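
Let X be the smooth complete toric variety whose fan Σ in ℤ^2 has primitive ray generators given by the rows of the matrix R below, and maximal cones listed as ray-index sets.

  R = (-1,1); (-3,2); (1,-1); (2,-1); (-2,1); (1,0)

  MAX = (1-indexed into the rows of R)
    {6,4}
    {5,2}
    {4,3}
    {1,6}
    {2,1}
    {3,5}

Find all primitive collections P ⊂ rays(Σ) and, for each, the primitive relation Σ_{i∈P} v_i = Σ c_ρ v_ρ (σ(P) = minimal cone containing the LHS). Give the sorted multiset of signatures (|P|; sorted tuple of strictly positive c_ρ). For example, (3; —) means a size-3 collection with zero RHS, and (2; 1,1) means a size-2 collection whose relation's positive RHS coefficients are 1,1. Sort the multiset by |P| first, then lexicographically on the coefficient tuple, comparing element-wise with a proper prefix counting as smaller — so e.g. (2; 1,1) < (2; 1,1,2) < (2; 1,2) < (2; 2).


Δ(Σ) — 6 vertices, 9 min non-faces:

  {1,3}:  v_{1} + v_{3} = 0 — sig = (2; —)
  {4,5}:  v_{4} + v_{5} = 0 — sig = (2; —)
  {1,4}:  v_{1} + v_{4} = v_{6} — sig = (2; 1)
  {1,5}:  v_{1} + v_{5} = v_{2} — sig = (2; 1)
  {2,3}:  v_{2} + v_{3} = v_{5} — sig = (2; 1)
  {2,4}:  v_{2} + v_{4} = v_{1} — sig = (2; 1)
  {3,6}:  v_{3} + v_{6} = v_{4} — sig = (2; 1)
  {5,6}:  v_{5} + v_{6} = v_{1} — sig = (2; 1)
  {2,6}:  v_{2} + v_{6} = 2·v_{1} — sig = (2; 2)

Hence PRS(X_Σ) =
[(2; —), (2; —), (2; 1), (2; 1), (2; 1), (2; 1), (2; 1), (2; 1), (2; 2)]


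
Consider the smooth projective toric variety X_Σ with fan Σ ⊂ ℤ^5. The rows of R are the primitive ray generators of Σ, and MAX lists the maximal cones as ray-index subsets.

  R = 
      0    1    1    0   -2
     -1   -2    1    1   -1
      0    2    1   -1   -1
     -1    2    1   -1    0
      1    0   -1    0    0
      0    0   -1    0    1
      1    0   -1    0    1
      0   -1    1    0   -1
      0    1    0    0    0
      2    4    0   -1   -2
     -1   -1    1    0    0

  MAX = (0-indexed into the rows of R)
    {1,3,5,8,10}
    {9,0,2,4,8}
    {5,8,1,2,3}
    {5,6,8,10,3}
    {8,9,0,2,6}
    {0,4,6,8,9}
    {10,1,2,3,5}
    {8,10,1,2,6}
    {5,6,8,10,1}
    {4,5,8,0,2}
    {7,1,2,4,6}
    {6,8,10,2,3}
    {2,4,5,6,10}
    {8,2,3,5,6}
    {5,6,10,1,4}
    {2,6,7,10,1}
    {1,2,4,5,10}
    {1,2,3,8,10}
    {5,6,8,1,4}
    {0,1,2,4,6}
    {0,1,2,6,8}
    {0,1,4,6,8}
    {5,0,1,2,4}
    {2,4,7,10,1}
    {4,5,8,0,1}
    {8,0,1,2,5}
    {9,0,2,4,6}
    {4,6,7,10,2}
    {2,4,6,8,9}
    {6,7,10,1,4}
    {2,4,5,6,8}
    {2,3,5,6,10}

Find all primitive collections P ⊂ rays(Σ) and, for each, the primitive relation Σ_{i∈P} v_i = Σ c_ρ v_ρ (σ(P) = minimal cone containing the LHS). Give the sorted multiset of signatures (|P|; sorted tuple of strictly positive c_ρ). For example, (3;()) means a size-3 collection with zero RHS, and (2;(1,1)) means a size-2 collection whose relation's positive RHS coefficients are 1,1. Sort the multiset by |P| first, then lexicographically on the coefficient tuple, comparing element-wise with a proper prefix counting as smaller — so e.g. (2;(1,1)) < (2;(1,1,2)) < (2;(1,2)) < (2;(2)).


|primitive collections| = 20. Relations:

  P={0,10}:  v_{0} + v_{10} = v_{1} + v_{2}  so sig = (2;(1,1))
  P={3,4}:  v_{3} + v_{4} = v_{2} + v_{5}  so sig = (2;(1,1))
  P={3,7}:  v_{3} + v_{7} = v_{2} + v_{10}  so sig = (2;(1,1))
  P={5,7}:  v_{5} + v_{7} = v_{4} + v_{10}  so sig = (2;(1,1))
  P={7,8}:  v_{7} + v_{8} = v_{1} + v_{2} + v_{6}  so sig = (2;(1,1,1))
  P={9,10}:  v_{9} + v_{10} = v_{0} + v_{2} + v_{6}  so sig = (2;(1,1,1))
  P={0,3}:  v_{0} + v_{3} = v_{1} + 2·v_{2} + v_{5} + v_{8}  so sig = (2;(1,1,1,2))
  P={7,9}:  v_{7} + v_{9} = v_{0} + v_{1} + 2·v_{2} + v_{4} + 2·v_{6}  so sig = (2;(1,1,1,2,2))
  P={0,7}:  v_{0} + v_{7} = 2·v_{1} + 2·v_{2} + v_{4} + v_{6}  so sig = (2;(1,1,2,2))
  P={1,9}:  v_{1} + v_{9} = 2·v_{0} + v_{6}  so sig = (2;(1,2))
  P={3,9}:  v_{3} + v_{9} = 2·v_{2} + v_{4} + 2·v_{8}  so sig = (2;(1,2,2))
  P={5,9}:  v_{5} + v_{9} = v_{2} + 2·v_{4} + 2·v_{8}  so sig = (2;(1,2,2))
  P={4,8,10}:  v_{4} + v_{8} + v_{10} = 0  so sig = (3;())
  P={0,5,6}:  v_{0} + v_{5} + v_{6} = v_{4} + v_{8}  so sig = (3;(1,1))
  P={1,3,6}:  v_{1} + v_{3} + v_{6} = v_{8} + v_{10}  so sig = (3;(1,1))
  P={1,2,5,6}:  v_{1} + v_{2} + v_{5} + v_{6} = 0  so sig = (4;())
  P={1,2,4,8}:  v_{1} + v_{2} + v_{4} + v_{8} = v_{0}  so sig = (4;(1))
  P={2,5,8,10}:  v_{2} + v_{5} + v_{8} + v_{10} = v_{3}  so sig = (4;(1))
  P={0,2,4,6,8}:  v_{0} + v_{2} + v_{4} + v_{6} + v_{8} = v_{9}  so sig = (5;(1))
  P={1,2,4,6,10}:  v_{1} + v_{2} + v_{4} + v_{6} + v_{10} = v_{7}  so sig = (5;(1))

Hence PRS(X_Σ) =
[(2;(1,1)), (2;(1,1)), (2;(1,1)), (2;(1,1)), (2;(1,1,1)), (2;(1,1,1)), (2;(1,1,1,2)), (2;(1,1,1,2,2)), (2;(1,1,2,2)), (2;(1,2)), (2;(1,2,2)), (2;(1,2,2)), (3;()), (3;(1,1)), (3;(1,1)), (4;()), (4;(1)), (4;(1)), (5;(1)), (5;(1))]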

WORK ORDER -> Tally the lines of the entries above that hold the word "rows"; the number is the whole answer.

ANSWER TO THIS EXERCISE -> 4